**WHAT YOU NEED TO DO**
In the records below, find each line containing the word "nothing" and copy it.

**DATA FOR ANALYSIS**
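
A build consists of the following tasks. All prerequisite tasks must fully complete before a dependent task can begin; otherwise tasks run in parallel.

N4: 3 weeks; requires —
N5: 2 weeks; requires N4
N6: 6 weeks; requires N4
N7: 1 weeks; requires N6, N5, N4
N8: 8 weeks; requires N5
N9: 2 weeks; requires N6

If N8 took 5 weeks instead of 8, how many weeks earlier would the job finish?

Critical path before the change: N4→N5→N8 = 3+2+8 = 13 giving 13 weeks.
Since N8 is critical, the -3 change carries straight to that chain (now 10 weeks).
The binding chain switches to N4→N6→N9 = 3+6+2 = 11; finish 11 weeks.
Change in finish: 11 − 13 = -2 weeks.

2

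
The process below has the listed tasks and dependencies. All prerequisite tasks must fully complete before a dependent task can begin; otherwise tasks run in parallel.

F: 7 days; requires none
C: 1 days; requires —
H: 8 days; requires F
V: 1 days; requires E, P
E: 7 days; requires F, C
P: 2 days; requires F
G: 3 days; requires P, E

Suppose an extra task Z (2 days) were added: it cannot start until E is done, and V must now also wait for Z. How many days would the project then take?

Originally the project takes 17 days.
With Z inserted, V now waits for max(E, P, Z).
New critical path: F→E→Z→V = 7+7+2+1 = 17 ⇒ 17 days.

17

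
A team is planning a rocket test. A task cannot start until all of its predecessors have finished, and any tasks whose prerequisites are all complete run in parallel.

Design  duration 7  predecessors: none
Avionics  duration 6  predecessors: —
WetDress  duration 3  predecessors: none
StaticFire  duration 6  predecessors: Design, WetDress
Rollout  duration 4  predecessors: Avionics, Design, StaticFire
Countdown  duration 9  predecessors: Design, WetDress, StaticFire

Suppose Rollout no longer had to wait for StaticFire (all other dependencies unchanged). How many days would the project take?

Before: longest chain Design→StaticFire→Countdown = 7+6+9 = 22, finish 22.
Without StaticFire→Rollout, Rollout's earliest start moves from 13 to 7.
After: Design→StaticFire→Countdown = 7+6+9 = 22 → 22 days.

22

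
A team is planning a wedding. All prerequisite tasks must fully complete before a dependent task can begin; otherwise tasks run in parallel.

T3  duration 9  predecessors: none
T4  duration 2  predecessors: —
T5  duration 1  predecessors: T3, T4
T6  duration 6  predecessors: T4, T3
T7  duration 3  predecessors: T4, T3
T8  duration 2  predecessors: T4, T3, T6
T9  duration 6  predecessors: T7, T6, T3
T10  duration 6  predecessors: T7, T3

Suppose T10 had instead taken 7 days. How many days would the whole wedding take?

21

As given, the longest chain is T3→T6→T9 = 9+6+6 = 21, so the finish is 21 days.
T10 is off the critical path — its longest chain is 18 days, giving 3 of slack.
That remains the longest chain; total 21 days.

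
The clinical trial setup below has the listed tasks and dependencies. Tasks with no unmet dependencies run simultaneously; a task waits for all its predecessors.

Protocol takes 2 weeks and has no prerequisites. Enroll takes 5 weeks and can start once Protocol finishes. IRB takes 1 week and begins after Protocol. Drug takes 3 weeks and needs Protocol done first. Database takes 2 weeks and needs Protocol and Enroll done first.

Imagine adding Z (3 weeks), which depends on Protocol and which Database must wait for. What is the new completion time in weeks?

Originally the schedule takes 9 weeks.
With Z inserted, Database now waits for max(Protocol, Enroll, Z).
New critical path: Protocol→Enroll→Database = 2+5+2 = 9 ⇒ 9 weeks.

9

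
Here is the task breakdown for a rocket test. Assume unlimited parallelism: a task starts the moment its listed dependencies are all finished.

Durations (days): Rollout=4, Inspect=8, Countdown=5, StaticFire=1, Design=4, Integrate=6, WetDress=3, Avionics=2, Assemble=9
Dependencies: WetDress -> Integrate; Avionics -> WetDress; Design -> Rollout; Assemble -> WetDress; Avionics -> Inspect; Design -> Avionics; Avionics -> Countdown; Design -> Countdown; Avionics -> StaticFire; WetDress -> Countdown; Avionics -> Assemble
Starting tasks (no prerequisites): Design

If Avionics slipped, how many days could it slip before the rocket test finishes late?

0

Critical path: Design→Avionics→Assemble→WetDress→Integrate = 4+2+9+3+6 = 24, so the finish is 24 days.
Avionics finishes as early as 6 and must finish by 6.
So Avionics can slip 6 − 6 = 0 days.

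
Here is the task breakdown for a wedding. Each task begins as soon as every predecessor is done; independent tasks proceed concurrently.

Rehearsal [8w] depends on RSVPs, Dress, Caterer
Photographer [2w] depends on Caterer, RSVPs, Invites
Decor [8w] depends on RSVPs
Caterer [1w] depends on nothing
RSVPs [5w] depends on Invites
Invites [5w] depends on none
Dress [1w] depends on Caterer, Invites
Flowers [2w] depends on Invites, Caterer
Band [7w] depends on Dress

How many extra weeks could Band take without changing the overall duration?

5

The longest chain is Invites→RSVPs→Rehearsal = 5+5+8 = 18; overall finish 18 weeks.
Longest path through Band: 13 weeks (earliest finish 13, latest finish 18).
Float = 18 − 13 = 5.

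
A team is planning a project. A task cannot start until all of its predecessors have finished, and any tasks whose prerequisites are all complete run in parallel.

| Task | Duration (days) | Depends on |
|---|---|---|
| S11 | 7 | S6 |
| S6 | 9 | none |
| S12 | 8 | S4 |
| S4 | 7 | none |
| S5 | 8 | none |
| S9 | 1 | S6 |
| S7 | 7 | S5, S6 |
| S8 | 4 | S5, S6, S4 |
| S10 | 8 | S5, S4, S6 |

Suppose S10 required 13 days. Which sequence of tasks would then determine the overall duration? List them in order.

S6, S10

As given, the longest chain is S6→S10 = 9+8 = 17, so the finish is 17 days.
S10 is on the critical path; changing it to 13 makes that path 22 days.
No other chain overtakes it, so the finish is 22 days.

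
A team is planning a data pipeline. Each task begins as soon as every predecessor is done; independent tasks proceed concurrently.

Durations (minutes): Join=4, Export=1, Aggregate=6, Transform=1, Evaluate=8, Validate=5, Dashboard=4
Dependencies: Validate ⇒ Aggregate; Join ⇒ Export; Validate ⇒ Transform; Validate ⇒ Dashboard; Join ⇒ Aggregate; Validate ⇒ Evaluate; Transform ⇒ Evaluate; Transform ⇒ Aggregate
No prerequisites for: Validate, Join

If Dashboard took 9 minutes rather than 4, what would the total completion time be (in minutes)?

Critical path before the change: Validate→Transform→Evaluate = 5+1+8 = 14 giving 14 minutes.
Dashboard has 5 minutes of float (longest path through it is 9).
The critical path is still Validate→Transform→Evaluate; finish is now 14 minutes.

14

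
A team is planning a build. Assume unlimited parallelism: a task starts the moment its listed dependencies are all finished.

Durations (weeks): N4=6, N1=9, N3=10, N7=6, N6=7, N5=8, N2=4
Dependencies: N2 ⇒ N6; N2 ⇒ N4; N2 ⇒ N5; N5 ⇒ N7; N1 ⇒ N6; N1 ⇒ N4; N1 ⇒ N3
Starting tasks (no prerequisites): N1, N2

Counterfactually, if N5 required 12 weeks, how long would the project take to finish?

22

The binding path is N1→N3 = 9+10 = 19; finish at 19 weeks.
N5 has 1 week of float (longest path through it is 18).
New critical path: N2→N5→N7 = 4+12+6 = 22 ⇒ 22 weeks.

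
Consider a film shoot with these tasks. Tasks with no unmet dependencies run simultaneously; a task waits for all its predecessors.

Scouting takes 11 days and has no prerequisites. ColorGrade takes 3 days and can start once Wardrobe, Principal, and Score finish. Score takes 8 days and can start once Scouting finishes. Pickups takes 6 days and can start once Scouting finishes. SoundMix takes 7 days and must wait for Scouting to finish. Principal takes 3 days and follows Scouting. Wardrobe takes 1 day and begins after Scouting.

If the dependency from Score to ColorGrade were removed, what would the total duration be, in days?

19

Original critical path: Scouting→Score→ColorGrade = 11+8+3 = 22 ⇒ 22 days.
Without Score→ColorGrade, ColorGrade's earliest start moves from 19 to 14.
After: Scouting→Score = 11+8 = 19 → 19 days.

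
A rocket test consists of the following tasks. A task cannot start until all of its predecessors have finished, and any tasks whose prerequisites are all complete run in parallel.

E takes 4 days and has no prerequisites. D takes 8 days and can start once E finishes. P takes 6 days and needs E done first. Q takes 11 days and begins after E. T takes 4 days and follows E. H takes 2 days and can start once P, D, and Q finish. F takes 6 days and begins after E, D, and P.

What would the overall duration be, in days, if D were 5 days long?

17

The binding path is E→D→F = 4+8+6 = 18; finish at 18 days.
D is on the critical path; changing it to 5 makes that path 15 days.
Now E→Q→H = 4+11+2 = 17 is longest, so the finish becomes 17 days.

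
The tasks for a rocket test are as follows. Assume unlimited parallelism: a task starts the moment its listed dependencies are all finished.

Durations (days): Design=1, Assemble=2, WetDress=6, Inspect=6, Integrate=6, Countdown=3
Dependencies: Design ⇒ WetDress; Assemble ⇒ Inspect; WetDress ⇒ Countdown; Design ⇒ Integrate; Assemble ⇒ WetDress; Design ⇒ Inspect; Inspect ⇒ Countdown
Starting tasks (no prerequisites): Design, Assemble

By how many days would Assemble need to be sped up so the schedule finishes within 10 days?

Current finish: 11 days; target: 10.
Assemble is on every critical path, so each day cut from Assemble cuts the finish by one (this holds down to a finish of 10).
Need 11 − 10 = 1 day off Assemble → Assemble becomes 1 day, finish becomes 10.

1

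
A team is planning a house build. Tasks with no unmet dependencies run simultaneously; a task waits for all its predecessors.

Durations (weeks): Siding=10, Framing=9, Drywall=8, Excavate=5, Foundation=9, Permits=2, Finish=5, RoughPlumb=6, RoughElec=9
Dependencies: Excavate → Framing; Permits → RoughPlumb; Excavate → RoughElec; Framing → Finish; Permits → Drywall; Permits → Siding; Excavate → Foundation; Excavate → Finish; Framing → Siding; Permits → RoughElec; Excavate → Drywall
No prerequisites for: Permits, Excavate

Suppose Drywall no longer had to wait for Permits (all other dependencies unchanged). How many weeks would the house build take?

With the dependency in place, Excavate→Framing→Siding = 5+9+10 = 24 sets the finish at 24 weeks.
Dropping Permits→Drywall doesn't change Drywall's earliest start (5); another predecessor still binds.
New critical path: Excavate→Framing→Siding = 5+9+10 = 24 ⇒ 24 weeks.

24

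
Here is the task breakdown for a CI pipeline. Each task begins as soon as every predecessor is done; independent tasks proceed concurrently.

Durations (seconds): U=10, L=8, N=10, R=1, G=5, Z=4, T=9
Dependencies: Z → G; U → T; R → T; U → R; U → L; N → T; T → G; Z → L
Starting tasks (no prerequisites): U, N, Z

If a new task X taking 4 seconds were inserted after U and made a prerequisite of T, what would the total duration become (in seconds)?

28

Originally the project takes 25 seconds.
With X inserted, T now waits for max(N, R, U, X).
New critical path: U→X→T→G = 10+4+9+5 = 28 ⇒ 28 seconds.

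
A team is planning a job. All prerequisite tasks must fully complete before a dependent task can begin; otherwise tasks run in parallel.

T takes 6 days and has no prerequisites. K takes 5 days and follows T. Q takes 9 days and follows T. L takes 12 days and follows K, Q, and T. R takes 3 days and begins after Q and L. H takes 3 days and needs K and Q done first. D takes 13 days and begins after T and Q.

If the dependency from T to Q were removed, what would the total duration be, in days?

26

Before: longest chain T→Q→L→R = 6+9+12+3 = 30, finish 30.
Without T→Q, Q's earliest start moves from 6 to 0.
After: T→K→L→R = 6+5+12+3 = 26 → 26 days.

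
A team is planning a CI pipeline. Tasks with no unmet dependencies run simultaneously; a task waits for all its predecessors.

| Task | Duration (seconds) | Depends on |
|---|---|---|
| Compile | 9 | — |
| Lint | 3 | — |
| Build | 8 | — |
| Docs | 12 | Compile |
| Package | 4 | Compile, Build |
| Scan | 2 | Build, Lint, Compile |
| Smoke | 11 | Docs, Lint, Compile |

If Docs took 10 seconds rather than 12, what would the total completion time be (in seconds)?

30

Critical path before the change: Compile→Docs→Smoke = 9+12+11 = 32 giving 32 seconds.
Docs is on the critical path; changing it to 10 makes that path 30 seconds.
That remains the longest chain; total 30 seconds.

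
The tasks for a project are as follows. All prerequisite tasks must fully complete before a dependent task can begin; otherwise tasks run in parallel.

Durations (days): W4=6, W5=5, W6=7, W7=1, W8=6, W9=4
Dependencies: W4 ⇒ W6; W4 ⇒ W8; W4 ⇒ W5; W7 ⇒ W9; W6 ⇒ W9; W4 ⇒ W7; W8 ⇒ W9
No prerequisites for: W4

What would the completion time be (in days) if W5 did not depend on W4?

With the dependency in place, W4→W6→W9 = 6+7+4 = 17 sets the finish at 17 days.
Without W4→W5, W5's earliest start moves from 6 to 0.
The longest chain is now W4→W6→W9 = 6+7+4 = 17, so the job takes 17 days.

17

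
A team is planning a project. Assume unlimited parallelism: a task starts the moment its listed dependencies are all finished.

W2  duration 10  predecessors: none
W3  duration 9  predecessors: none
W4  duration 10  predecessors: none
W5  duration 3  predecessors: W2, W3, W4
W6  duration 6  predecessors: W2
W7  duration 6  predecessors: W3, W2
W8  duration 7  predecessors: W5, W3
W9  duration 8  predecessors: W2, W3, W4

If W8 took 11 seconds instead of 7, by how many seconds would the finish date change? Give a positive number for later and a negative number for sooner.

4

As given, the longest chain is W2→W5→W8 = 10+3+7 = 20, so the finish is 20 seconds.
W8 is on the critical path; changing it to 11 makes that path 24 seconds.
That remains the longest chain; total 24 seconds.
Change in finish: 24 − 20 = +4 seconds.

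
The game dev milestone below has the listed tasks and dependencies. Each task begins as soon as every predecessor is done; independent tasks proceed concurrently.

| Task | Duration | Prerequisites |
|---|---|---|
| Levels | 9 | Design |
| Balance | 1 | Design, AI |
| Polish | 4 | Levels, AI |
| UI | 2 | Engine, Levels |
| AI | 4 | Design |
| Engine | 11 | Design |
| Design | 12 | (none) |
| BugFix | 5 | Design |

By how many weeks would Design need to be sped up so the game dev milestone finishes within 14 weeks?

11

Current finish: 25 weeks; target: 14.
Design is on every critical path, so each week cut from Design cuts the finish by one (this holds down to a finish of 14).
Need 25 − 14 = 11 weeks off Design → Design becomes 1 week, finish becomes 14.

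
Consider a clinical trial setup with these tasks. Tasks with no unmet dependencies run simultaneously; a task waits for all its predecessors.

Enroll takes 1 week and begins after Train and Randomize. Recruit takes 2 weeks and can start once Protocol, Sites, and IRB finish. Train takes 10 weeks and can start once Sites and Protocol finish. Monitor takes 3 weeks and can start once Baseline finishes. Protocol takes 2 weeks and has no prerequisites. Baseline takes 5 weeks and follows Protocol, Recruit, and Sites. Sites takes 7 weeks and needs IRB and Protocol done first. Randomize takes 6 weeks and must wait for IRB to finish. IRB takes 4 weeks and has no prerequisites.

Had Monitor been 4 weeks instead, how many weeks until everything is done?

Actual critical path: IRB→Sites→Train→Enroll = 4+7+10+1 = 22 ⇒ 22 weeks.
Monitor has 1 week of float (longest path through it is 21).
The binding chain switches to IRB→Sites→Recruit→Baseline→Monitor = 4+7+2+5+4 = 22; finish 22 weeks.

22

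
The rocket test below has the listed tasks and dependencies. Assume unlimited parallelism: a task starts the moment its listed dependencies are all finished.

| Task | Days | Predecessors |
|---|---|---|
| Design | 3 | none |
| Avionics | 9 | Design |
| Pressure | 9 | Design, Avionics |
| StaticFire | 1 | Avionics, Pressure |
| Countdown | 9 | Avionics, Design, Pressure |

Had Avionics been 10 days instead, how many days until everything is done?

As given, the longest chain is Design→Avionics→Pressure→Countdown = 3+9+9+9 = 30, so the finish is 30 days.
Since Avionics is critical, the +1 change carries straight to that chain (now 31 days).
That remains the longest chain; total 31 days.

31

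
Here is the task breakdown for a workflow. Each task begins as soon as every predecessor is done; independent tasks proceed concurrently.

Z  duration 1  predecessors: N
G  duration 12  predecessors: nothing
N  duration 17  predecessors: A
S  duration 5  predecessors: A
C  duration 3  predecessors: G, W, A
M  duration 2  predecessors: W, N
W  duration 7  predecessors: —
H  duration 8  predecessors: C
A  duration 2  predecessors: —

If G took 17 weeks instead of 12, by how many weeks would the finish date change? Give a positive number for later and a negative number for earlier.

5

Critical path before the change: G→C→H = 12+3+8 = 23 giving 23 weeks.
G is on the critical path; changing it to 17 makes that path 28 weeks.
No other chain overtakes it, so the finish is 28 weeks.
Change in finish: 28 − 23 = +5 weeks.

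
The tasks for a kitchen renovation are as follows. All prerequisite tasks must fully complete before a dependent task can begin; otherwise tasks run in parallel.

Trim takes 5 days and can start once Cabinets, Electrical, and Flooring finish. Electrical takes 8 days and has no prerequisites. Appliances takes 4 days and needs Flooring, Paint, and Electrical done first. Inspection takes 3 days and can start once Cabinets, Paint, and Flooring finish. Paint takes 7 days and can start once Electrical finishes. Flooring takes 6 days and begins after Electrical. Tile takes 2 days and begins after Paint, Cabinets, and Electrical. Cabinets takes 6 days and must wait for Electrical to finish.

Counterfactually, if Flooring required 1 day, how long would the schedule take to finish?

19

As given, the longest chain is Electrical→Flooring→Trim = 8+6+5 = 19, so the finish is 19 days.
Flooring lies on that path, so at 1 day the path becomes 14 days.
The binding chain switches to Electrical→Cabinets→Trim = 8+6+5 = 19; finish 19 days.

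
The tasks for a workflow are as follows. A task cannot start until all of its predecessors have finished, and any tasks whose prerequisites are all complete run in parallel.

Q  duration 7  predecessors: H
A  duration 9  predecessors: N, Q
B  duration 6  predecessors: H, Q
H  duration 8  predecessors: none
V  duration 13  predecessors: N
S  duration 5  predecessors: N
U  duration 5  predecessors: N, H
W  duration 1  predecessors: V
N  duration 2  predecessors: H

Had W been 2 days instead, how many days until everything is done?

25

As given, the longest chain is H→N→V→W = 8+2+13+1 = 24, so the finish is 24 days.
W lies on that path, so at 2 days the path becomes 25 days.
No other chain overtakes it, so the finish is 25 days.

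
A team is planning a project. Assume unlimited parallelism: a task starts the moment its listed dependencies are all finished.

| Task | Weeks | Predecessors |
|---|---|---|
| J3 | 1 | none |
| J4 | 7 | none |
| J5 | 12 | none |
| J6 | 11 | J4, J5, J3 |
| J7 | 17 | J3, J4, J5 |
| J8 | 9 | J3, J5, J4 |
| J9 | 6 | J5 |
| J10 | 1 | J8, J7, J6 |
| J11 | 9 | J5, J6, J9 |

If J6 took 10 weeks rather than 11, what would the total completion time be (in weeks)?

31

Actual critical path: J5→J6→J11 = 12+11+9 = 32 ⇒ 32 weeks.
J6 is on the critical path; changing it to 10 makes that path 31 weeks.
The critical path is still J5→J6→J11; finish is now 31 weeks.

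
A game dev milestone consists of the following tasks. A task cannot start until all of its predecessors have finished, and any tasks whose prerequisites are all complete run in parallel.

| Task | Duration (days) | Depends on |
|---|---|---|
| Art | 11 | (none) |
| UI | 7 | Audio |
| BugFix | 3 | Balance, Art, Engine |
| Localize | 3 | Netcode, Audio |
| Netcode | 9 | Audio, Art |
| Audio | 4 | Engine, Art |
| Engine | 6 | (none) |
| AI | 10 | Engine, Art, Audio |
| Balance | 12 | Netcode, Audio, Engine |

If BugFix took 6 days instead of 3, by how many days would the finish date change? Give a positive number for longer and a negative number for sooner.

The binding path is Art→Audio→Netcode→Balance→BugFix = 11+4+9+12+3 = 39; finish at 39 days.
BugFix is on the critical path; changing it to 6 makes that path 42 days.
No other chain overtakes it, so the finish is 42 days.
Change in finish: 42 − 39 = +3 days.

3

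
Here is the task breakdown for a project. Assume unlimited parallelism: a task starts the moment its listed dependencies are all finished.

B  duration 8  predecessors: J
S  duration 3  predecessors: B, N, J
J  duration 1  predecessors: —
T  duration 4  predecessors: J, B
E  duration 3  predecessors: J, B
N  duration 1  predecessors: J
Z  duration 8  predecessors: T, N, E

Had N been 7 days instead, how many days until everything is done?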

**TASK ANSWER**
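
Caterer [1w] depends on nothing
G  duration 12  predecessors: nothing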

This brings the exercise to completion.